Task item = Go through the material and copy each line that includes "series".

:::::

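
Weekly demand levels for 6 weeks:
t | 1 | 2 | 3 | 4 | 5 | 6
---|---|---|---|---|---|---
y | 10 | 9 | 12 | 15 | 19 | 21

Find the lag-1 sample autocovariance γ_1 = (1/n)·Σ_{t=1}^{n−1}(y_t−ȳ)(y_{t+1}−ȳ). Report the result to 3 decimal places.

11.370

Mean ȳ = (10 + 9 + 12 + 15 + 19 + 21)/6 = 14.3333
Deviations: -4.3333, -5.3333, -2.3333, 0.6667, 4.6667, 6.6667
Σ_{t=1}^{5}(y_t−ȳ)(y_{t+1}−ȳ) = 68.2222
γ_1 = 68.2222 / 6 = 11.370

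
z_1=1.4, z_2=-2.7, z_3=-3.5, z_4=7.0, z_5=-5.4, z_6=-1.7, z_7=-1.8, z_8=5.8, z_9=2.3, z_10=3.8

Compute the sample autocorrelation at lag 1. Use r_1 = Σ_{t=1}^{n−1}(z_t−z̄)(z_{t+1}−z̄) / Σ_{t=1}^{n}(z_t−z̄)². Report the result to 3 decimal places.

Mean z̄ = (1.4 − 2.7 − 3.5 + 7.0 − 5.4 − 1.7 − 1.8 + 5.8 + 2.3 + 3.8)/10 = 0.5200
Numerator Σ_{t=1}^{9}(z_t−z̄)(z_{t+1}−z̄) = -33.0204
Denominator Σ(z_t−z̄)² = 156.4560
r_1 = -33.0204 / 156.4560 = -0.211

-0.211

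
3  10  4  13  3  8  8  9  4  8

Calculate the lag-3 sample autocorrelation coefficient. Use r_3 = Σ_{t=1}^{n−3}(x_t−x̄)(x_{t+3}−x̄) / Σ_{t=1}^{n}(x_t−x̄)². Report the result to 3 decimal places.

Mean x̄ = (3 + 10 + 4 + 13 + 3 + 8 + 8 + 9 + 4 + 8)/10 = 7.0000
Σ(x_t−x̄)(x_{t+3}−x̄) = (-24.0000) + (-12.0000) + (-3.0000) + (6.0000) + (-8.0000) + (-3.0000) + (1.0000) = -43.0000
Denominator Σ(x_t−x̄)² = 102.0000
r_3 = -43.0000 / 102.0000 = -0.422

-0.422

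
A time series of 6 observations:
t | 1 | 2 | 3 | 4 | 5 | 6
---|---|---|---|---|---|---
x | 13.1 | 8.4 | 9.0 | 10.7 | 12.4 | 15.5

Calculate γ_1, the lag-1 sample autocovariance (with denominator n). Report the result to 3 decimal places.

1.294

Mean x̄ = (13.1 + 8.4 + 9.0 + 10.7 + 12.4 + 15.5)/6 = 11.5167
Σ_{t=1}^{5}(x_t−x̄)(x_{t+1}−x̄) = 7.7614
γ_1 = 7.7614 / 6 = 1.294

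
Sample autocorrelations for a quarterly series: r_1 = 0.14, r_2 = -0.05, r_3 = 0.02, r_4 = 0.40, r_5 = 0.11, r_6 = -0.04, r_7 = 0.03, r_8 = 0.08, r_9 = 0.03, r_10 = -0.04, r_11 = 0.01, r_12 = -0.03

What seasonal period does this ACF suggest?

4

The largest autocorrelation is r_4 = 0.40; the remaining lags stay at or below 0.14.
The dominant spike at lag 4 indicates a seasonal period of 4.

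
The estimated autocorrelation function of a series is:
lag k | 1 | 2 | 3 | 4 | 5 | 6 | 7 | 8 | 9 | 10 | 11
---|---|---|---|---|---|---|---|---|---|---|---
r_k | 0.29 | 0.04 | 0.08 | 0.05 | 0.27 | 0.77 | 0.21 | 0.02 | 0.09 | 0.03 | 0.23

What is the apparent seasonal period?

The largest autocorrelation is r_6 = 0.77; the remaining lags stay at or below 0.29. The elevated value at lag 1 (0.29), dropping to 0.04 at lag 2, reflects decaying short-term dependence rather than seasonality.
The dominant spike at lag 6 indicates a seasonal period of 6.

6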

:::::

Answer =
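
A time series of 6 observations:
Sample autocorrelations for a quarterly series: r_1 = 0.14, r_2 = -0.05, r_3 = 0.02, r_4 = 0.40, r_5 = 0.11, r_6 = -0.04, r_7 = 0.03, r_8 = 0.08, r_9 = 0.03, r_10 = -0.04, r_11 = 0.01, r_12 = -0.03
The estimated autocorrelation function of a series is: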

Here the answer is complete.